### DATA
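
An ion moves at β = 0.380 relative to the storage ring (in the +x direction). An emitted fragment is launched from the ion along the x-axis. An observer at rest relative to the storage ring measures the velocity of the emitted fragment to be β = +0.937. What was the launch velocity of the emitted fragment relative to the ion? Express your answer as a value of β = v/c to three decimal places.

Invert the composition law: u' = (u − v)/(1 − uv/c²).
u' = (0.937 − 0.380) / (1 − (0.937)(0.380)) = 0.5570/0.6439 = 0.8650.

β = +0.865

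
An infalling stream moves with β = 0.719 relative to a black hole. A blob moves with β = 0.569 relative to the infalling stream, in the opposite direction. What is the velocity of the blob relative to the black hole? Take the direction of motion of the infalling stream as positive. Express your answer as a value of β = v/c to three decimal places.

β = +0.254

With v = 0.719 and u' = -0.569 (in units of c),
u = (u' + v)/(1 + u'v/c²):
u = (-0.569 + 0.719) / (1 + (-0.569)·0.719) = 0.1500/0.5909 = 0.2539
(Galilean addition would give +0.150c.)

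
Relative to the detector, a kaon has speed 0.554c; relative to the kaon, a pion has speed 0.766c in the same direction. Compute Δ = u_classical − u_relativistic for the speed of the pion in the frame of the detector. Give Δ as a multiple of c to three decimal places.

Δ = 0.393c

Galilean: u_cl = 0.766 + 0.554 = 1.3200.
Relativistic: u_rel = (0.766 + 0.554) / (1 + 0.766·0.554) = 1.3200/1.4244 = 0.9267.
Δ = 1.3200 − 0.9267 = 0.3933.
(The classical prediction exceeds c; the relativistic result does not.)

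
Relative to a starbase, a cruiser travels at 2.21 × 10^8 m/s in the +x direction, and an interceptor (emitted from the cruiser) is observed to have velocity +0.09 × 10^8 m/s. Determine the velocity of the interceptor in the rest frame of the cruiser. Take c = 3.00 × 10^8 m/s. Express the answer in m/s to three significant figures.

v = 0.737c, u = 0.030c.
Invert the composition law: u' = (u − v)/(1 − uv/c²).
u' = (0.030 − 0.737) / (1 − (0.030)(0.737)) = -0.7067/0.9779 = -0.7226.
u' = -0.7226 × 3.00 × 10^8 m/s.

-2.17 × 10^8 m/s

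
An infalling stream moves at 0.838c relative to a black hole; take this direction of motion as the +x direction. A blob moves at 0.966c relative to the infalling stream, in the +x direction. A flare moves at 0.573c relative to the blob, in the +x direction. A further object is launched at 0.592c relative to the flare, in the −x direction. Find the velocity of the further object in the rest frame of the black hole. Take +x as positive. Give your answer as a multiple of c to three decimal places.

Apply u = (u' + v)/(1 + u'v/c²) successively, working outward toward the black hole.
Start: velocity of the infalling stream relative to the black hole = 0.8380c.
Compose with the blob (u' = 0.966 in the infalling stream frame): u_1 = (0.966 + 0.838) / (1 + 0.966·0.838) = 1.8040/1.8095 = 0.9970.
Compose with the flare (u' = 0.573 in the blob frame): u_2 = (0.573 + 0.997) / (1 + 0.573·0.997) = 1.5700/1.5713 = 0.9992.
Compose with the further object (u' = -0.592 in the flare frame): u_3 = (-0.592 + 0.999) / (1 + (-0.592)·0.999) = 0.4072/0.4085 = 0.9968.

+0.997c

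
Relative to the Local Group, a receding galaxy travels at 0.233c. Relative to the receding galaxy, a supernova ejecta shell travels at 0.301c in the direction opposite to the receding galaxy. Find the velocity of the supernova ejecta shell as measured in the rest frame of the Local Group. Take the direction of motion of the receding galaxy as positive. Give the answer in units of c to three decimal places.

With v = 0.233 and u' = -0.301 (in units of c),
u = (u' + v)/(1 + u'v/c²):
u = (-0.301 + 0.233) / (1 + (-0.301)·0.233) = -0.0680/0.9299 = -0.0731

-0.073c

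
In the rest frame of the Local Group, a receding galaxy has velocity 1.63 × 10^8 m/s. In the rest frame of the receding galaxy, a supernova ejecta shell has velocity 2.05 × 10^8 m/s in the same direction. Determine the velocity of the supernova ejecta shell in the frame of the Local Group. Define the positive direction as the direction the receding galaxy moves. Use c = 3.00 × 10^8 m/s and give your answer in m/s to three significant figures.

In units of c (dividing by 3.00 × 10^8 m/s): v = 0.543, u' = 0.683.
u = (u' + v)/(1 + u'v/c²):
u = (0.683 + 0.543) / (1 + 0.683·0.543) = 1.2267/1.3713 = 0.8945
(Galilean addition would give +1.227c, exceeding c.)
Converting back: u = 0.8945 × 3.00 × 10^8 m/s.

2.68 × 10^8 m/s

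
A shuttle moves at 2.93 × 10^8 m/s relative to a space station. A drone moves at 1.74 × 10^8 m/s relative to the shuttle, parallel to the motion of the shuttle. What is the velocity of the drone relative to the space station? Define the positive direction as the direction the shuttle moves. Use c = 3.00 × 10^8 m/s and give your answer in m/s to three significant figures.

2.98 × 10^8 m/s

In units of c (dividing by 3.00 × 10^8 m/s): v = 0.977, u' = 0.580.
u = (u' + v)/(1 + u'v/c²):
u = (0.580 + 0.977) / (1 + 0.580·0.977) = 1.5567/1.5665 = 0.9937
(Galilean addition would give +1.557c, exceeding c.)
Converting back: u = 0.9937 × 3.00 × 10^8 m/s.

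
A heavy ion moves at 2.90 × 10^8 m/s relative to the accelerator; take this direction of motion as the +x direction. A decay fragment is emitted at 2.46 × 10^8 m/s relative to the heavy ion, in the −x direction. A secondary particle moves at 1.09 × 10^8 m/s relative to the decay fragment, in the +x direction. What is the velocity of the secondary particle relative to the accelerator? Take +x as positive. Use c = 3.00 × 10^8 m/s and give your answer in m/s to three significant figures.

Apply u = (u' + v)/(1 + u'v/c²) successively, working outward toward the accelerator.
(Dividing each given speed by c = 3.00 × 10^8 m/s to work in units of c.)
Start: velocity of the heavy ion relative to the accelerator = 0.9667c.
Compose with the decay fragment (u' = -0.820 in the heavy ion frame): u_1 = (-0.820 + 0.967) / (1 + (-0.820)·0.967) = 0.1467/0.2073 = 0.7074.
Compose with the secondary particle (u' = 0.363 in the decay fragment frame): u_2 = (0.363 + 0.707) / (1 + 0.363·0.707) = 1.0707/1.2570 = 0.8518.
So u = 0.8518 × 3.00 × 10^8 m/s.

+2.56 × 10^8 m/s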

### REQUIRED ACTION
An exact copy of every record above is what's needed here.

### ANSWER TO THE EXERCISE
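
An ion moves at β = 0.380 relative to the storage ring (in the +x direction). An emitted fragment is launched from the ion along the x-axis. An observer at rest relative to the storage ring measures the velocity of the emitted fragment to be β = +0.937. What was the launch velocity of the emitted fragment relative to the ion? Express your answer as a value of β = v/c to three decimal places.

Invert the composition law: u' = (u − v)/(1 − uv/c²).
u' = (0.937 − 0.380) / (1 − (0.937)(0.380)) = 0.5570/0.6439 = 0.8650.

β = +0.865

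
An infalling stream moves with β = 0.719 relative to a black hole. A blob moves with β = 0.569 relative to the infalling stream, in the opposite direction. What is the velocity of the blob relative to the black hole? Take the direction of motion of the infalling stream as positive. Express your answer as a value of β = v/c to three decimal places.

β = +0.254

With v = 0.719 and u' = -0.569 (in units of c),
u = (u' + v)/(1 + u'v/c²):
u = (-0.569 + 0.719) / (1 + (-0.569)·0.719) = 0.1500/0.5909 = 0.2539
(Galilean addition would give +0.150c.)

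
Relative to the detector, a kaon has speed 0.554c; relative to the kaon, a pion has speed 0.766c in the same direction. Compute Δ = u_classical − u_relativistic for the speed of the pion in the frame of the detector. Give Δ as a multiple of c to three decimal places.

Δ = 0.393c

Galilean: u_cl = 0.766 + 0.554 = 1.3200.
Relativistic: u_rel = (0.766 + 0.554) / (1 + 0.766·0.554) = 1.3200/1.4244 = 0.9267.
Δ = 1.3200 − 0.9267 = 0.3933.
(The classical prediction exceeds c; the relativistic result does not.)

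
Relative to a starbase, a cruiser travels at 2.21 × 10^8 m/s in the +x direction, and an interceptor (emitted from the cruiser) is observed to have velocity +0.09 × 10^8 m/s. Determine the velocity of the interceptor in the rest frame of the cruiser. Take c = 3.00 × 10^8 m/s. Express the answer in m/s to three significant figures.

v = 0.737c, u = 0.030c.
Invert the composition law: u' = (u − v)/(1 − uv/c²).
u' = (0.030 − 0.737) / (1 − (0.030)(0.737)) = -0.7067/0.9779 = -0.7226.
u' = -0.7226 × 3.00 × 10^8 m/s.

-2.17 × 10^8 m/s

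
An infalling stream moves at 0.838c relative to a black hole; take this direction of motion as the +x direction. A blob moves at 0.966c relative to the infalling stream, in the +x direction. A flare moves at 0.573c relative to the blob, in the +x direction. A further object is launched at 0.592c relative to the flare, in the −x direction. Find the velocity of the further object in the rest frame of the black hole. Take +x as positive. Give your answer as a multiple of c to three decimal places.

Apply u = (u' + v)/(1 + u'v/c²) successively, working outward toward the black hole.
Start: velocity of the infalling stream relative to the black hole = 0.8380c.
Compose with the blob (u' = 0.966 in the infalling stream frame): u_1 = (0.966 + 0.838) / (1 + 0.966·0.838) = 1.8040/1.8095 = 0.9970.
Compose with the flare (u' = 0.573 in the blob frame): u_2 = (0.573 + 0.997) / (1 + 0.573·0.997) = 1.5700/1.5713 = 0.9992.
Compose with the further object (u' = -0.592 in the flare frame): u_3 = (-0.592 + 0.999) / (1 + (-0.592)·0.999) = 0.4072/0.4085 = 0.9968.

+0.997c

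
Relative to the Local Group, a receding galaxy travels at 0.233c. Relative to the receding galaxy, a supernova ejecta shell travels at 0.301c in the direction opposite to the receding galaxy. Find the velocity of the supernova ejecta shell as measured in the rest frame of the Local Group. Take the direction of motion of the receding galaxy as positive. Give the answer in units of c to three decimal places.

With v = 0.233 and u' = -0.301 (in units of c),
u = (u' + v)/(1 + u'v/c²):
u = (-0.301 + 0.233) / (1 + (-0.301)·0.233) = -0.0680/0.9299 = -0.0731

-0.073c

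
In the rest frame of the Local Group, a receding galaxy has velocity 1.63 × 10^8 m/s. In the rest frame of the receding galaxy, a supernova ejecta shell has velocity 2.05 × 10^8 m/s in the same direction. Determine the velocity of the supernova ejecta shell in the frame of the Local Group. Define the positive direction as the direction the receding galaxy moves. Use c = 3.00 × 10^8 m/s and give your answer in m/s to three significant figures.

In units of c (dividing by 3.00 × 10^8 m/s): v = 0.543, u' = 0.683.
u = (u' + v)/(1 + u'v/c²):
u = (0.683 + 0.543) / (1 + 0.683·0.543) = 1.2267/1.3713 = 0.8945
(Galilean addition would give +1.227c, exceeding c.)
Converting back: u = 0.8945 × 3.00 × 10^8 m/s.

2.68 × 10^8 m/s

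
A shuttle moves at 2.93 × 10^8 m/s relative to a space station. A drone moves at 1.74 × 10^8 m/s relative to the shuttle, parallel to the motion of the shuttle. What is the velocity of the drone relative to the space station? Define the positive direction as the direction the shuttle moves. Use c = 3.00 × 10^8 m/s and give your answer in m/s to three significant figures.

2.98 × 10^8 m/s

In units of c (dividing by 3.00 × 10^8 m/s): v = 0.977, u' = 0.580.
u = (u' + v)/(1 + u'v/c²):
u = (0.580 + 0.977) / (1 + 0.580·0.977) = 1.5567/1.5665 = 0.9937
(Galilean addition would give +1.557c, exceeding c.)
Converting back: u = 0.9937 × 3.00 × 10^8 m/s.

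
A heavy ion moves at 2.90 × 10^8 m/s relative to the accelerator; take this direction of motion as the +x direction. A decay fragment is emitted at 2.46 × 10^8 m/s relative to the heavy ion, in the −x direction. A secondary particle moves at 1.09 × 10^8 m/s relative to the decay fragment, in the +x direction. What is the velocity of the secondary particle relative to the accelerator? Take +x as positive. Use c = 3.00 × 10^8 m/s and give your answer in m/s to three significant figures.

Apply u = (u' + v)/(1 + u'v/c²) successively, working outward toward the accelerator.
(Dividing each given speed by c = 3.00 × 10^8 m/s to work in units of c.)
Start: velocity of the heavy ion relative to the accelerator = 0.9667c.
Compose with the decay fragment (u' = -0.820 in the heavy ion frame): u_1 = (-0.820 + 0.967) / (1 + (-0.820)·0.967) = 0.1467/0.2073 = 0.7074.
Compose with the secondary particle (u' = 0.363 in the decay fragment frame): u_2 = (0.363 + 0.707) / (1 + 0.363·0.707) = 1.0707/1.2570 = 0.8518.
So u = 0.8518 × 3.00 × 10^8 m/s.

+2.56 × 10^8 m/s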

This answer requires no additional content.